*EXERCISE DESCRIPTION*. Within the entries below, the lines from the one with "Text justification: justify the following words to width 20." through the one with "Words (in order): two" are to be set down exactly, both ends kept.

*EXTRACTED INFORMATION*.

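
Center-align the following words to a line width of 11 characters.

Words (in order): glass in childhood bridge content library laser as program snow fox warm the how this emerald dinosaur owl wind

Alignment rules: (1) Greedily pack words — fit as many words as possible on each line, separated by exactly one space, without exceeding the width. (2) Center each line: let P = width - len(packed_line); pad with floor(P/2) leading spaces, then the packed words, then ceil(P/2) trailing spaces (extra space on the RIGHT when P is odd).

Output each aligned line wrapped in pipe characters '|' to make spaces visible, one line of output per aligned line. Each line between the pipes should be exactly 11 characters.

Answer: | glass in  |
| childhood |
|  bridge   |
|  content  |
|  library  |
| laser as  |
|  program  |
| snow fox  |
| warm the  |
| how this  |
|  emerald  |
| dinosaur  |
| owl wind  |

Derivation:
Line 1: ['glass', 'in'] (min_width=8, slack=3)
Line 2: ['childhood'] (min_width=9, slack=2)
Line 3: ['bridge'] (min_width=6, slack=5)
Line 4: ['content'] (min_width=7, slack=4)
Line 5: ['library'] (min_width=7, slack=4)
Line 6: ['laser', 'as'] (min_width=8, slack=3)
Line 7: ['program'] (min_width=7, slack=4)
Line 8: ['snow', 'fox'] (min_width=8, slack=3)
Line 9: ['warm', 'the'] (min_width=8, slack=3)
Line 10: ['how', 'this'] (min_width=8, slack=3)
Line 11: ['emerald'] (min_width=7, slack=4)
Line 12: ['dinosaur'] (min_width=8, slack=3)
Line 13: ['owl', 'wind'] (min_width=8, slack=3)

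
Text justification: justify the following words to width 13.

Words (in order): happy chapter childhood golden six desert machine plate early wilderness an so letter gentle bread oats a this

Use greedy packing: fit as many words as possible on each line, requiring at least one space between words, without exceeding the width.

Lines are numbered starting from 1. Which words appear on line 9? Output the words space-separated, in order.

Answer: gentle bread

Derivation:
Line 1: ['happy', 'chapter'] (min_width=13, slack=0)
Line 2: ['childhood'] (min_width=9, slack=4)
Line 3: ['golden', 'six'] (min_width=10, slack=3)
Line 4: ['desert'] (min_width=6, slack=7)
Line 5: ['machine', 'plate'] (min_width=13, slack=0)
Line 6: ['early'] (min_width=5, slack=8)
Line 7: ['wilderness', 'an'] (min_width=13, slack=0)
Line 8: ['so', 'letter'] (min_width=9, slack=4)
Line 9: ['gentle', 'bread'] (min_width=12, slack=1)
Line 10: ['oats', 'a', 'this'] (min_width=11, slack=2)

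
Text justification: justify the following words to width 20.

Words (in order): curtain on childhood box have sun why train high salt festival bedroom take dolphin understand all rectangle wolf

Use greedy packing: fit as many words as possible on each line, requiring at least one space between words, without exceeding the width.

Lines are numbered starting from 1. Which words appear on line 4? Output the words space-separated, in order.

Answer: festival bedroom

Derivation:
Line 1: ['curtain', 'on', 'childhood'] (min_width=20, slack=0)
Line 2: ['box', 'have', 'sun', 'why'] (min_width=16, slack=4)
Line 3: ['train', 'high', 'salt'] (min_width=15, slack=5)
Line 4: ['festival', 'bedroom'] (min_width=16, slack=4)
Line 5: ['take', 'dolphin'] (min_width=12, slack=8)
Line 6: ['understand', 'all'] (min_width=14, slack=6)
Line 7: ['rectangle', 'wolf'] (min_width=14, slack=6)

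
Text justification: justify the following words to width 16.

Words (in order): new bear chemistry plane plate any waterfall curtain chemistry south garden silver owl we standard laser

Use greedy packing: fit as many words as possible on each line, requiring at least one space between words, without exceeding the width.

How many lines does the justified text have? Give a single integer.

Line 1: ['new', 'bear'] (min_width=8, slack=8)
Line 2: ['chemistry', 'plane'] (min_width=15, slack=1)
Line 3: ['plate', 'any'] (min_width=9, slack=7)
Line 4: ['waterfall'] (min_width=9, slack=7)
Line 5: ['curtain'] (min_width=7, slack=9)
Line 6: ['chemistry', 'south'] (min_width=15, slack=1)
Line 7: ['garden', 'silver'] (min_width=13, slack=3)
Line 8: ['owl', 'we', 'standard'] (min_width=15, slack=1)
Line 9: ['laser'] (min_width=5, slack=11)
Total lines: 9

Answer: 9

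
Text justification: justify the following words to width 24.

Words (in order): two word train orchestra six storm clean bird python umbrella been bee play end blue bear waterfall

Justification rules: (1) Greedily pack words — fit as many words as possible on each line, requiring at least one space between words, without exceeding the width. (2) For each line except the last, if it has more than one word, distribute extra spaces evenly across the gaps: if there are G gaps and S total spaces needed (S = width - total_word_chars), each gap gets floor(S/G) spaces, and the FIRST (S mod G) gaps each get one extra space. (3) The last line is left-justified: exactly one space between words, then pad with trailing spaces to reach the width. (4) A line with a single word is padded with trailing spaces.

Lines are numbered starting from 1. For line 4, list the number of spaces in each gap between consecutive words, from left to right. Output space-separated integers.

Answer: 3 3 3

Derivation:
Line 1: ['two', 'word', 'train', 'orchestra'] (min_width=24, slack=0)
Line 2: ['six', 'storm', 'clean', 'bird'] (min_width=20, slack=4)
Line 3: ['python', 'umbrella', 'been', 'bee'] (min_width=24, slack=0)
Line 4: ['play', 'end', 'blue', 'bear'] (min_width=18, slack=6)
Line 5: ['waterfall'] (min_width=9, slack=15)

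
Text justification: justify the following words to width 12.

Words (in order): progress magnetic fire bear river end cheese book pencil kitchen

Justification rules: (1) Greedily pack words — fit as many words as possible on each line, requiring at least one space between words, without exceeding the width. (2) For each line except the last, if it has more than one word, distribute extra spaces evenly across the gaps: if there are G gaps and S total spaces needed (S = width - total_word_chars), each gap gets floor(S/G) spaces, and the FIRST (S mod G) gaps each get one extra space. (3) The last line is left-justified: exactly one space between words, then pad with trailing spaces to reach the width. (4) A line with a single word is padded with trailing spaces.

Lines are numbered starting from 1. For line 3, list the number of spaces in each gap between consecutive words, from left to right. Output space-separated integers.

Answer: 4

Derivation:
Line 1: ['progress'] (min_width=8, slack=4)
Line 2: ['magnetic'] (min_width=8, slack=4)
Line 3: ['fire', 'bear'] (min_width=9, slack=3)
Line 4: ['river', 'end'] (min_width=9, slack=3)
Line 5: ['cheese', 'book'] (min_width=11, slack=1)
Line 6: ['pencil'] (min_width=6, slack=6)
Line 7: ['kitchen'] (min_width=7, slack=5)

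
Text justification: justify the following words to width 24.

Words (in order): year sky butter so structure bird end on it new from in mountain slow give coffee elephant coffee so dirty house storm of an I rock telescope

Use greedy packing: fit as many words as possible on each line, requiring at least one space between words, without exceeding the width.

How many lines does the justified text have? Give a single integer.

Line 1: ['year', 'sky', 'butter', 'so'] (min_width=18, slack=6)
Line 2: ['structure', 'bird', 'end', 'on', 'it'] (min_width=24, slack=0)
Line 3: ['new', 'from', 'in', 'mountain'] (min_width=20, slack=4)
Line 4: ['slow', 'give', 'coffee'] (min_width=16, slack=8)
Line 5: ['elephant', 'coffee', 'so', 'dirty'] (min_width=24, slack=0)
Line 6: ['house', 'storm', 'of', 'an', 'I', 'rock'] (min_width=24, slack=0)
Line 7: ['telescope'] (min_width=9, slack=15)
Total lines: 7

Answer: 7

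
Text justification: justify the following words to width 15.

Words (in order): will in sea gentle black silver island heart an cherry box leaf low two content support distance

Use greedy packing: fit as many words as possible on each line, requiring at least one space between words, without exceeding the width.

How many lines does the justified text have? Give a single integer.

Line 1: ['will', 'in', 'sea'] (min_width=11, slack=4)
Line 2: ['gentle', 'black'] (min_width=12, slack=3)
Line 3: ['silver', 'island'] (min_width=13, slack=2)
Line 4: ['heart', 'an', 'cherry'] (min_width=15, slack=0)
Line 5: ['box', 'leaf', 'low'] (min_width=12, slack=3)
Line 6: ['two', 'content'] (min_width=11, slack=4)
Line 7: ['support'] (min_width=7, slack=8)
Line 8: ['distance'] (min_width=8, slack=7)
Total lines: 8

Answer: 8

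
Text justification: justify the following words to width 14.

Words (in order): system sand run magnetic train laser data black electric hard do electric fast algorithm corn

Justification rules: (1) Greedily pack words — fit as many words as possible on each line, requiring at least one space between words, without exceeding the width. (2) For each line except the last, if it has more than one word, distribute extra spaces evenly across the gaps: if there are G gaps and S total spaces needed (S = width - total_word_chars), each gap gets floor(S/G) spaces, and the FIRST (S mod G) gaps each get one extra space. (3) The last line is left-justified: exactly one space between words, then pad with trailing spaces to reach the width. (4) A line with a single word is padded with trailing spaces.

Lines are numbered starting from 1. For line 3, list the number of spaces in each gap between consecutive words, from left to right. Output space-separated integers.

Answer: 4

Derivation:
Line 1: ['system', 'sand'] (min_width=11, slack=3)
Line 2: ['run', 'magnetic'] (min_width=12, slack=2)
Line 3: ['train', 'laser'] (min_width=11, slack=3)
Line 4: ['data', 'black'] (min_width=10, slack=4)
Line 5: ['electric', 'hard'] (min_width=13, slack=1)
Line 6: ['do', 'electric'] (min_width=11, slack=3)
Line 7: ['fast', 'algorithm'] (min_width=14, slack=0)
Line 8: ['corn'] (min_width=4, slack=10)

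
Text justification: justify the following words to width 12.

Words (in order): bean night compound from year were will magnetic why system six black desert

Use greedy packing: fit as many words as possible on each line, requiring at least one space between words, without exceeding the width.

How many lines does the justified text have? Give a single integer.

Line 1: ['bean', 'night'] (min_width=10, slack=2)
Line 2: ['compound'] (min_width=8, slack=4)
Line 3: ['from', 'year'] (min_width=9, slack=3)
Line 4: ['were', 'will'] (min_width=9, slack=3)
Line 5: ['magnetic', 'why'] (min_width=12, slack=0)
Line 6: ['system', 'six'] (min_width=10, slack=2)
Line 7: ['black', 'desert'] (min_width=12, slack=0)
Total lines: 7

Answer: 7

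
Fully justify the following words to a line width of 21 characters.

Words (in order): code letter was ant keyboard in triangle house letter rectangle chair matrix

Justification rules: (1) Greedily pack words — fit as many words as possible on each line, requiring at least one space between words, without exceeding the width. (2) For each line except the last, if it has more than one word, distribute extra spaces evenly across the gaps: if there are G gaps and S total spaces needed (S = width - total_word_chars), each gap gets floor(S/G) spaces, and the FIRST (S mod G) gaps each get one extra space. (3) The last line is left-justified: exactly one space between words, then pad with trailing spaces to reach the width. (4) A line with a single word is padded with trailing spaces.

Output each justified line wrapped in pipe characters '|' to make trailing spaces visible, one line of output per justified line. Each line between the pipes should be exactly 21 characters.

Line 1: ['code', 'letter', 'was', 'ant'] (min_width=19, slack=2)
Line 2: ['keyboard', 'in', 'triangle'] (min_width=20, slack=1)
Line 3: ['house', 'letter'] (min_width=12, slack=9)
Line 4: ['rectangle', 'chair'] (min_width=15, slack=6)
Line 5: ['matrix'] (min_width=6, slack=15)

Answer: |code  letter  was ant|
|keyboard  in triangle|
|house          letter|
|rectangle       chair|
|matrix               |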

*RESPONSE TO THE TASK*.
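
Text justification: justify the following words to width 20.

Words (in order): curtain on childhood box have sun why train high salt festival bedroom take dolphin understand all rectangle wolf

Use greedy packing: fit as many words as possible on each line, requiring at least one space between words, without exceeding the width.

Lines are numbered starting from 1. Which words appear on line 4? Output the words space-separated, in order.

Answer: festival bedroom

Derivation:
Line 1: ['curtain', 'on', 'childhood'] (min_width=20, slack=0)
Line 2: ['box', 'have', 'sun', 'why'] (min_width=16, slack=4)
Line 3: ['train', 'high', 'salt'] (min_width=15, slack=5)
Line 4: ['festival', 'bedroom'] (min_width=16, slack=4)
Line 5: ['take', 'dolphin'] (min_width=12, slack=8)
Line 6: ['understand', 'all'] (min_width=14, slack=6)
Line 7: ['rectangle', 'wolf'] (min_width=14, slack=6)

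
Text justification: justify the following words to width 16.

Words (in order): new bear chemistry plane plate any waterfall curtain chemistry south garden silver owl we standard laser

Use greedy packing: fit as many words as possible on each line, requiring at least one space between words, without exceeding the width.

How many lines does the justified text have? Give a single integer.

Line 1: ['new', 'bear'] (min_width=8, slack=8)
Line 2: ['chemistry', 'plane'] (min_width=15, slack=1)
Line 3: ['plate', 'any'] (min_width=9, slack=7)
Line 4: ['waterfall'] (min_width=9, slack=7)
Line 5: ['curtain'] (min_width=7, slack=9)
Line 6: ['chemistry', 'south'] (min_width=15, slack=1)
Line 7: ['garden', 'silver'] (min_width=13, slack=3)
Line 8: ['owl', 'we', 'standard'] (min_width=15, slack=1)
Line 9: ['laser'] (min_width=5, slack=11)
Total lines: 9

Answer: 9

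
Text justification: justify the following words to width 24.

Words (in order): two word train orchestra six storm clean bird python umbrella been bee play end blue bear waterfall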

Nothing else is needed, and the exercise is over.